(Dataset entries)

● ● ●

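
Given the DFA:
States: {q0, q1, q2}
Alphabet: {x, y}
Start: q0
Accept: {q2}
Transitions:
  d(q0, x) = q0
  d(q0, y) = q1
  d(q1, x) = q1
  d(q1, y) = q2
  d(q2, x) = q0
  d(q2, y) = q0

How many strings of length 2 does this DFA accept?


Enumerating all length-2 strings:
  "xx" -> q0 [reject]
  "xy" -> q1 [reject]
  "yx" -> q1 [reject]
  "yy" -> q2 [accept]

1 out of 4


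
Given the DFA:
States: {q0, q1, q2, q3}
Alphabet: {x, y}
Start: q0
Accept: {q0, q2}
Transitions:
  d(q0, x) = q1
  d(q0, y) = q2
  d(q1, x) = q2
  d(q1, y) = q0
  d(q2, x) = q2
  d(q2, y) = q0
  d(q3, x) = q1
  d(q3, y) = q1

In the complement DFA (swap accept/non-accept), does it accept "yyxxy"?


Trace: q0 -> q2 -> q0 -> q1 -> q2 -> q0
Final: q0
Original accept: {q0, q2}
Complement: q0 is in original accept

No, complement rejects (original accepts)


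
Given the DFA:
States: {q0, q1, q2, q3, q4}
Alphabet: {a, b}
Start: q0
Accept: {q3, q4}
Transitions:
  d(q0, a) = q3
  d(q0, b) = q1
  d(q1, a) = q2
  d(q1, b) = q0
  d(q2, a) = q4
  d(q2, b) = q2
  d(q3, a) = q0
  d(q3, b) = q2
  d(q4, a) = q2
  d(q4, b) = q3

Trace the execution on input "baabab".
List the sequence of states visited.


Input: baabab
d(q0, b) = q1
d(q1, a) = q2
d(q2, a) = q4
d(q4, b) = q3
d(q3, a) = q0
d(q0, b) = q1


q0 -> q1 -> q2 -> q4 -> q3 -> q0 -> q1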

● ● ●

* [Assigned task]: Please return every entry exactly as it appears.

* [Solution to this task]:
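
Given the DFA:
States: {q0, q1, q2}
Alphabet: {x, y}
Start: q0
Accept: {q2}
Transitions:
  d(q0, x) = q0
  d(q0, y) = q1
  d(q1, x) = q1
  d(q1, y) = q2
  d(q2, x) = q0
  d(q2, y) = q0

How many strings of length 2 does this DFA accept?


Enumerating all length-2 strings:
  "xx" -> q0 [reject]
  "xy" -> q1 [reject]
  "yx" -> q1 [reject]
  "yy" -> q2 [accept]

1 out of 4


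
Given the DFA:
States: {q0, q1, q2, q3}
Alphabet: {x, y}
Start: q0
Accept: {q0, q2}
Transitions:
  d(q0, x) = q1
  d(q0, y) = q2
  d(q1, x) = q2
  d(q1, y) = q0
  d(q2, x) = q2
  d(q2, y) = q0
  d(q3, x) = q1
  d(q3, y) = q1

In the complement DFA (swap accept/non-accept), does it accept "yyxxy"?


Trace: q0 -> q2 -> q0 -> q1 -> q2 -> q0
Final: q0
Original accept: {q0, q2}
Complement: q0 is in original accept

No, complement rejects (original accepts)


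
Given the DFA:
States: {q0, q1, q2, q3, q4}
Alphabet: {a, b}
Start: q0
Accept: {q3, q4}
Transitions:
  d(q0, a) = q3
  d(q0, b) = q1
  d(q1, a) = q2
  d(q1, b) = q0
  d(q2, a) = q4
  d(q2, b) = q2
  d(q3, a) = q0
  d(q3, b) = q2
  d(q4, a) = q2
  d(q4, b) = q3

Trace the execution on input "baabab".
List the sequence of states visited.


Input: baabab
d(q0, b) = q1
d(q1, a) = q2
d(q2, a) = q4
d(q4, b) = q3
d(q3, a) = q0
d(q0, b) = q1


q0 -> q1 -> q2 -> q4 -> q3 -> q0 -> q1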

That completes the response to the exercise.